An exact transcription of the data below is needed.
** Opening Source information block **
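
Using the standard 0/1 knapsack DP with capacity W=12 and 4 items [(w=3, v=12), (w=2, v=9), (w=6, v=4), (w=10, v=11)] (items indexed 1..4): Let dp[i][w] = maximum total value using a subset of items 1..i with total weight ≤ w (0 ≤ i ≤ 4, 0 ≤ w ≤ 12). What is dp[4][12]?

i\w   0   1   2   3   4   5   6   7   8   9  10  11  12
  0   0   0   0   0   0   0   0   0   0   0   0   0   0
  1   0   0   0  12  12  12  12  12  12  12  12  12  12
  2   0   0   9  12  12  21  21  21  21  21  21  21  21
  3   0   0   9  12  12  21  21  21  21  21  21  25  25
  4   0   0   9  12  12  21  21  21  21  21  21  25  25

25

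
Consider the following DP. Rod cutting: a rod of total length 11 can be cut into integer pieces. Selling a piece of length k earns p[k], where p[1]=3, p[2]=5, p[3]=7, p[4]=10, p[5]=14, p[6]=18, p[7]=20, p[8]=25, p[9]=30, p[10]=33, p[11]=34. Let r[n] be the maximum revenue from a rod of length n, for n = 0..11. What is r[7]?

   n    0    1    2    3    4    5    6    7    8    9   10   11
r[n]    0    3    6    9   12   15   18   21   25   30   33   36

21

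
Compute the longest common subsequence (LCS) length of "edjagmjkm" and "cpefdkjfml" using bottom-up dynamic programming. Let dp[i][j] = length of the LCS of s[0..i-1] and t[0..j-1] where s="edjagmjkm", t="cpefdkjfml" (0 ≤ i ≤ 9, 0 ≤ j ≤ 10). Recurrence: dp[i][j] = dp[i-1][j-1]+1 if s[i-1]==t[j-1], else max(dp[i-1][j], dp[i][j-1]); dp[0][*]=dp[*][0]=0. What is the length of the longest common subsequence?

4

   ''  c  p  e  f  d  k  j  f  m  l
''  0  0  0  0  0  0  0  0  0  0  0
 e  0  0  0  1  1  1  1  1  1  1  1
 d  0  0  0  1  1  2  2  2  2  2  2
 j  0  0  0  1  1  2  2  3  3  3  3
 a  0  0  0  1  1  2  2  3  3  3  3
 g  0  0  0  1  1  2  2  3  3  3  3
 m  0  0  0  1  1  2  2  3  3  4  4
 j  0  0  0  1  1  2  2  3  3  4  4
 k  0  0  0  1  1  2  3  3  3  4  4
 m  0  0  0  1  1  2  3  3  3  4  4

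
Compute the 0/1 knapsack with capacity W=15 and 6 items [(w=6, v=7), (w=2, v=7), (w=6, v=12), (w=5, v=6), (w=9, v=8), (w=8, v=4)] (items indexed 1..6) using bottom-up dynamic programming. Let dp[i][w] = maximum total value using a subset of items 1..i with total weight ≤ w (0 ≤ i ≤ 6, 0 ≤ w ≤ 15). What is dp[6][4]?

i\w   0   1   2   3   4   5   6   7   8   9  10  11  12  13  14  15
  0   0   0   0   0   0   0   0   0   0   0   0   0   0   0   0   0
  1   0   0   0   0   0   0   7   7   7   7   7   7   7   7   7   7
  2   0   0   7   7   7   7   7   7  14  14  14  14  14  14  14  14
  3   0   0   7   7   7   7  12  12  19  19  19  19  19  19  26  26
  4   0   0   7   7   7   7  12  13  19  19  19  19  19  25  26  26
  5   0   0   7   7   7   7  12  13  19  19  19  19  19  25  26  26
  6   0   0   7   7   7   7  12  13  19  19  19  19  19  25  26  26

7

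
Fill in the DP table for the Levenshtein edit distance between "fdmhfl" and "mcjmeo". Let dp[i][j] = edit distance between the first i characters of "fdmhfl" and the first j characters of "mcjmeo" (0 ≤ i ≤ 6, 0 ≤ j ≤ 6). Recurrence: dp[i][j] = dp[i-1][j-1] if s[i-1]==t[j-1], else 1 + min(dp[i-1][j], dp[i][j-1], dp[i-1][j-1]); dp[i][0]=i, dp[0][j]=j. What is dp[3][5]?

   ''  m  c  j  m  e  o
''  0  1  2  3  4  5  6
 f  1  1  2  3  4  5  6
 d  2  2  2  3  4  5  6
 m  3  2  3  3  3  4  5
 h  4  3  3  4  4  4  5
 f  5  4  4  4  5  5  5
 l  6  5  5  5  5  6  6

4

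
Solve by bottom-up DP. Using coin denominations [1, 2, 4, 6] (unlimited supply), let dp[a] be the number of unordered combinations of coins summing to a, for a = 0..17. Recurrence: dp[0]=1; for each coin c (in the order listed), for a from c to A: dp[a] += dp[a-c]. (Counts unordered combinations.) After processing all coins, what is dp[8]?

11

after  coin     0     1     2     3     4     5     6     7     8     9    10    11    12    13    14    15    16    17
          1     1     1     1     1     1     1     1     1     1     1     1     1     1     1     1     1     1     1
          2     1     1     2     2     3     3     4     4     5     5     6     6     7     7     8     8     9     9
          4     1     1     2     2     4     4     6     6     9     9    12    12    16    16    20    20    25    25
          6     1     1     2     2     4     4     7     7    11    11    16    16    23    23    31    31    41    41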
** Closing Source information block **
• [Answer]:
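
Using the standard 0/1 knapsack DP with capacity W=12 and 4 items [(w=3, v=12), (w=2, v=9), (w=6, v=4), (w=10, v=11)] (items indexed 1..4): Let dp[i][w] = maximum total value using a subset of items 1..i with total weight ≤ w (0 ≤ i ≤ 4, 0 ≤ w ≤ 12). What is dp[4][12]?

i\w   0   1   2   3   4   5   6   7   8   9  10  11  12
  0   0   0   0   0   0   0   0   0   0   0   0   0   0
  1   0   0   0  12  12  12  12  12  12  12  12  12  12
  2   0   0   9  12  12  21  21  21  21  21  21  21  21
  3   0   0   9  12  12  21  21  21  21  21  21  25  25
  4   0   0   9  12  12  21  21  21  21  21  21  25  25

25

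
Consider the following DP. Rod cutting: a rod of total length 11 can be cut into integer pieces. Selling a piece of length k earns p[k], where p[1]=3, p[2]=5, p[3]=7, p[4]=10, p[5]=14, p[6]=18, p[7]=20, p[8]=25, p[9]=30, p[10]=33, p[11]=34. Let r[n] be the maximum revenue from a rod of length n, for n = 0..11. What is r[7]?

   n    0    1    2    3    4    5    6    7    8    9   10   11
r[n]    0    3    6    9   12   15   18   21   25   30   33   36

21

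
Compute the longest common subsequence (LCS) length of "edjagmjkm" and "cpefdkjfml" using bottom-up dynamic programming. Let dp[i][j] = length of the LCS of s[0..i-1] and t[0..j-1] where s="edjagmjkm", t="cpefdkjfml" (0 ≤ i ≤ 9, 0 ≤ j ≤ 10). Recurrence: dp[i][j] = dp[i-1][j-1]+1 if s[i-1]==t[j-1], else max(dp[i-1][j], dp[i][j-1]); dp[0][*]=dp[*][0]=0. What is the length of the longest common subsequence?

4

   ''  c  p  e  f  d  k  j  f  m  l
''  0  0  0  0  0  0  0  0  0  0  0
 e  0  0  0  1  1  1  1  1  1  1  1
 d  0  0  0  1  1  2  2  2  2  2  2
 j  0  0  0  1  1  2  2  3  3  3  3
 a  0  0  0  1  1  2  2  3  3  3  3
 g  0  0  0  1  1  2  2  3  3  3  3
 m  0  0  0  1  1  2  2  3  3  4  4
 j  0  0  0  1  1  2  2  3  3  4  4
 k  0  0  0  1  1  2  3  3  3  4  4
 m  0  0  0  1  1  2  3  3  3  4  4

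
Compute the 0/1 knapsack with capacity W=15 and 6 items [(w=6, v=7), (w=2, v=7), (w=6, v=12), (w=5, v=6), (w=9, v=8), (w=8, v=4)] (items indexed 1..6) using bottom-up dynamic programming. Let dp[i][w] = maximum total value using a subset of items 1..i with total weight ≤ w (0 ≤ i ≤ 6, 0 ≤ w ≤ 15). What is dp[6][4]?

i\w   0   1   2   3   4   5   6   7   8   9  10  11  12  13  14  15
  0   0   0   0   0   0   0   0   0   0   0   0   0   0   0   0   0
  1   0   0   0   0   0   0   7   7   7   7   7   7   7   7   7   7
  2   0   0   7   7   7   7   7   7  14  14  14  14  14  14  14  14
  3   0   0   7   7   7   7  12  12  19  19  19  19  19  19  26  26
  4   0   0   7   7   7   7  12  13  19  19  19  19  19  25  26  26
  5   0   0   7   7   7   7  12  13  19  19  19  19  19  25  26  26
  6   0   0   7   7   7   7  12  13  19  19  19  19  19  25  26  26

7

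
Fill in the DP table for the Levenshtein edit distance between "fdmhfl" and "mcjmeo". Let dp[i][j] = edit distance between the first i characters of "fdmhfl" and the first j characters of "mcjmeo" (0 ≤ i ≤ 6, 0 ≤ j ≤ 6). Recurrence: dp[i][j] = dp[i-1][j-1] if s[i-1]==t[j-1], else 1 + min(dp[i-1][j], dp[i][j-1], dp[i-1][j-1]); dp[i][0]=i, dp[0][j]=j. What is dp[3][5]?

   ''  m  c  j  m  e  o
''  0  1  2  3  4  5  6
 f  1  1  2  3  4  5  6
 d  2  2  2  3  4  5  6
 m  3  2  3  3  3  4  5
 h  4  3  3  4  4  4  5
 f  5  4  4  4  5  5  5
 l  6  5  5  5  5  6  6

4

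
Solve by bottom-up DP. Using coin denominations [1, 2, 4, 6] (unlimited supply), let dp[a] be the number of unordered combinations of coins summing to a, for a = 0..17. Recurrence: dp[0]=1; for each coin c (in the order listed), for a from c to A: dp[a] += dp[a-c]. (Counts unordered combinations.) After processing all coins, what is dp[8]?

11

after  coin     0     1     2     3     4     5     6     7     8     9    10    11    12    13    14    15    16    17
          1     1     1     1     1     1     1     1     1     1     1     1     1     1     1     1     1     1     1
          2     1     1     2     2     3     3     4     4     5     5     6     6     7     7     8     8     9     9
          4     1     1     2     2     4     4     6     6     9     9    12    12    16    16    20    20    25    25
          6     1     1     2     2     4     4     7     7    11    11    16    16    23    23    31    31    41    41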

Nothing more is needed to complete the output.